__Aim of the task__: All of the entries are to be printed exactly as they appear.

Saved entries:
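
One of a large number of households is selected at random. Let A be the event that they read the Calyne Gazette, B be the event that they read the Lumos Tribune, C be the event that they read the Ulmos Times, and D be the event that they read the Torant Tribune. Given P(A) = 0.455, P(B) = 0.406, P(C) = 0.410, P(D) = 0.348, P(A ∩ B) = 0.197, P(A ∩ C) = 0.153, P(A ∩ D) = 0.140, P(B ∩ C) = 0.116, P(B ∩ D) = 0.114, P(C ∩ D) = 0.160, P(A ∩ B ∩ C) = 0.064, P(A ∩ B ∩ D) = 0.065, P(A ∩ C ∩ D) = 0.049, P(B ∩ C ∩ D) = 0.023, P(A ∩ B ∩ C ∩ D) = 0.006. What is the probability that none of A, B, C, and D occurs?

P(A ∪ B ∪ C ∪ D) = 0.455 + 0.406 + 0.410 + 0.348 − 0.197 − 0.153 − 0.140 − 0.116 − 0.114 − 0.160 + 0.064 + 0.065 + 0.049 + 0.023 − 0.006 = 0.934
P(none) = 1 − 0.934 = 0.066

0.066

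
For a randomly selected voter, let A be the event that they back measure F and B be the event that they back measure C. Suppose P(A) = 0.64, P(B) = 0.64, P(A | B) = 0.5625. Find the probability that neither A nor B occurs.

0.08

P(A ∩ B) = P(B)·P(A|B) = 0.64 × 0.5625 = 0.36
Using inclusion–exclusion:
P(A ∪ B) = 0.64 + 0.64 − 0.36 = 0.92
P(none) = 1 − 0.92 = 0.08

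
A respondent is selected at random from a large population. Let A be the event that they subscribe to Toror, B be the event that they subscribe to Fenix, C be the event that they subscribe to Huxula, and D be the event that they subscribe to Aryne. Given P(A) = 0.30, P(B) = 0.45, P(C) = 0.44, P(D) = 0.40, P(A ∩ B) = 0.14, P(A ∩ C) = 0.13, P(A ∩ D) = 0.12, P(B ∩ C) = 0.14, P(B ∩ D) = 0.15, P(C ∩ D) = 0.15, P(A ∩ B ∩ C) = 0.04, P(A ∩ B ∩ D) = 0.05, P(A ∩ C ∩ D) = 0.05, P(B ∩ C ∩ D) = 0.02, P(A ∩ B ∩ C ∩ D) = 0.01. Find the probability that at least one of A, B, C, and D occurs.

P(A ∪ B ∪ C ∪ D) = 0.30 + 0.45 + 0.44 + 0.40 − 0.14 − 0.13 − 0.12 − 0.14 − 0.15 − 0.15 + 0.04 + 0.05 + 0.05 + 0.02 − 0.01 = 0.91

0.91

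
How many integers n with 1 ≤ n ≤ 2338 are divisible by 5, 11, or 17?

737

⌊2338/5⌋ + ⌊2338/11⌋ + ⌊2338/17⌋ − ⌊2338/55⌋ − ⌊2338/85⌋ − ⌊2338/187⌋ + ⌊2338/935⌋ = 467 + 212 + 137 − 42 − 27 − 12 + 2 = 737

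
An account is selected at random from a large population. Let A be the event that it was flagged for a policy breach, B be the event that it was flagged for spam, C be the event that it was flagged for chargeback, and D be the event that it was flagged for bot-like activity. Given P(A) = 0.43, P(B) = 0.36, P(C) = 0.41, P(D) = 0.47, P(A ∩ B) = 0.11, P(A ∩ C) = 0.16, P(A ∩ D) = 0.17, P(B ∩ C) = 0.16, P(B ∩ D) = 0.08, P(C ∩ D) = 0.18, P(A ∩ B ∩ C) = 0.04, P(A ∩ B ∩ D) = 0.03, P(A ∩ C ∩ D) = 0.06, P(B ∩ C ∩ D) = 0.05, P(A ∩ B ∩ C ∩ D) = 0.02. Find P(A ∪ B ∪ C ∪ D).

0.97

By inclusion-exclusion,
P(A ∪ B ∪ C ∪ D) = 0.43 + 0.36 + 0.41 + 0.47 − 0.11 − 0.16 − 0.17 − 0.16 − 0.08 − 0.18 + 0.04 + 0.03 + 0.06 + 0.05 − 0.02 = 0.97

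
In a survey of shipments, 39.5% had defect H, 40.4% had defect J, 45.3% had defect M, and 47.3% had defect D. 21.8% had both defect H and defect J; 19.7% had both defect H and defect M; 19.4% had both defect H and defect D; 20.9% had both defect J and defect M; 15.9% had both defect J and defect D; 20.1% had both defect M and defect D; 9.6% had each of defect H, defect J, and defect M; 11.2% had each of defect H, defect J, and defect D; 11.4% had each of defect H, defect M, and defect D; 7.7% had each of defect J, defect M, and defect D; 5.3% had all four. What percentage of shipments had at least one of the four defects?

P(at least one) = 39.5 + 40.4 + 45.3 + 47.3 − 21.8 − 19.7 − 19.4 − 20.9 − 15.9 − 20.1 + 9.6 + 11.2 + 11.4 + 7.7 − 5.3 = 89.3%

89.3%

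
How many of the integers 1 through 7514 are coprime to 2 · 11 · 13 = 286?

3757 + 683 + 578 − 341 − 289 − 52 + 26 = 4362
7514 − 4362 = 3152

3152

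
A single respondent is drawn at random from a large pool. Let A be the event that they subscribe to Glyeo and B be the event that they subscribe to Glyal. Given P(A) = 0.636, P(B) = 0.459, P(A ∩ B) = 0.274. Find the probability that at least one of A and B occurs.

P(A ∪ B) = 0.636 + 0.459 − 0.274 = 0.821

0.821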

__Written solution__:
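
One of a large number of households is selected at random. Let A be the event that they read the Calyne Gazette, B be the event that they read the Lumos Tribune, C be the event that they read the Ulmos Times, and D be the event that they read the Torant Tribune. Given P(A) = 0.455, P(B) = 0.406, P(C) = 0.410, P(D) = 0.348, P(A ∩ B) = 0.197, P(A ∩ C) = 0.153, P(A ∩ D) = 0.140, P(B ∩ C) = 0.116, P(B ∩ D) = 0.114, P(C ∩ D) = 0.160, P(A ∩ B ∩ C) = 0.064, P(A ∩ B ∩ D) = 0.065, P(A ∩ C ∩ D) = 0.049, P(B ∩ C ∩ D) = 0.023, P(A ∩ B ∩ C ∩ D) = 0.006. What is the probability that none of A, B, C, and D occurs?

P(A ∪ B ∪ C ∪ D) = 0.455 + 0.406 + 0.410 + 0.348 − 0.197 − 0.153 − 0.140 − 0.116 − 0.114 − 0.160 + 0.064 + 0.065 + 0.049 + 0.023 − 0.006 = 0.934
P(none) = 1 − 0.934 = 0.066

0.066

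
For a randomly selected voter, let A be the event that they back measure F and B be the event that they back measure C. Suppose P(A) = 0.64, P(B) = 0.64, P(A | B) = 0.5625. Find the probability that neither A nor B occurs.

0.08

P(A ∩ B) = P(B)·P(A|B) = 0.64 × 0.5625 = 0.36
Using inclusion–exclusion:
P(A ∪ B) = 0.64 + 0.64 − 0.36 = 0.92
P(none) = 1 − 0.92 = 0.08

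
A respondent is selected at random from a large population. Let A be the event that they subscribe to Toror, B be the event that they subscribe to Fenix, C be the event that they subscribe to Huxula, and D be the event that they subscribe to Aryne. Given P(A) = 0.30, P(B) = 0.45, P(C) = 0.44, P(D) = 0.40, P(A ∩ B) = 0.14, P(A ∩ C) = 0.13, P(A ∩ D) = 0.12, P(B ∩ C) = 0.14, P(B ∩ D) = 0.15, P(C ∩ D) = 0.15, P(A ∩ B ∩ C) = 0.04, P(A ∩ B ∩ D) = 0.05, P(A ∩ C ∩ D) = 0.05, P(B ∩ C ∩ D) = 0.02, P(A ∩ B ∩ C ∩ D) = 0.01. Find the probability that at least one of A, B, C, and D occurs.

P(A ∪ B ∪ C ∪ D) = 0.30 + 0.45 + 0.44 + 0.40 − 0.14 − 0.13 − 0.12 − 0.14 − 0.15 − 0.15 + 0.04 + 0.05 + 0.05 + 0.02 − 0.01 = 0.91

0.91

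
How many integers n with 1 ≤ n ≤ 2338 are divisible by 5, 11, or 17?

737

⌊2338/5⌋ + ⌊2338/11⌋ + ⌊2338/17⌋ − ⌊2338/55⌋ − ⌊2338/85⌋ − ⌊2338/187⌋ + ⌊2338/935⌋ = 467 + 212 + 137 − 42 − 27 − 12 + 2 = 737

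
An account is selected at random from a large population. Let A be the event that it was flagged for a policy breach, B be the event that it was flagged for spam, C be the event that it was flagged for chargeback, and D be the event that it was flagged for bot-like activity. Given P(A) = 0.43, P(B) = 0.36, P(C) = 0.41, P(D) = 0.47, P(A ∩ B) = 0.11, P(A ∩ C) = 0.16, P(A ∩ D) = 0.17, P(B ∩ C) = 0.16, P(B ∩ D) = 0.08, P(C ∩ D) = 0.18, P(A ∩ B ∩ C) = 0.04, P(A ∩ B ∩ D) = 0.03, P(A ∩ C ∩ D) = 0.06, P(B ∩ C ∩ D) = 0.05, P(A ∩ B ∩ C ∩ D) = 0.02. Find P(A ∪ B ∪ C ∪ D).

0.97

By inclusion-exclusion,
P(A ∪ B ∪ C ∪ D) = 0.43 + 0.36 + 0.41 + 0.47 − 0.11 − 0.16 − 0.17 − 0.16 − 0.08 − 0.18 + 0.04 + 0.03 + 0.06 + 0.05 − 0.02 = 0.97

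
In a survey of shipments, 39.5% had defect H, 40.4% had defect J, 45.3% had defect M, and 47.3% had defect D. 21.8% had both defect H and defect J; 19.7% had both defect H and defect M; 19.4% had both defect H and defect D; 20.9% had both defect J and defect M; 15.9% had both defect J and defect D; 20.1% had both defect M and defect D; 9.6% had each of defect H, defect J, and defect M; 11.2% had each of defect H, defect J, and defect D; 11.4% had each of defect H, defect M, and defect D; 7.7% had each of defect J, defect M, and defect D; 5.3% had all four. What percentage of shipments had at least one of the four defects?

P(at least one) = 39.5 + 40.4 + 45.3 + 47.3 − 21.8 − 19.7 − 19.4 − 20.9 − 15.9 − 20.1 + 9.6 + 11.2 + 11.4 + 7.7 − 5.3 = 89.3%

89.3%

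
How many of the integers 1 through 7514 are coprime to 2 · 11 · 13 = 286?

3757 + 683 + 578 − 341 − 289 − 52 + 26 = 4362
7514 − 4362 = 3152

3152

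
A single respondent is drawn at random from a large pool. Let A be the event that they subscribe to Glyeo and B be the event that they subscribe to Glyal. Given P(A) = 0.636, P(B) = 0.459, P(A ∩ B) = 0.274. Find the probability that at least one of A and B occurs.

P(A ∪ B) = 0.636 + 0.459 − 0.274 = 0.821

0.821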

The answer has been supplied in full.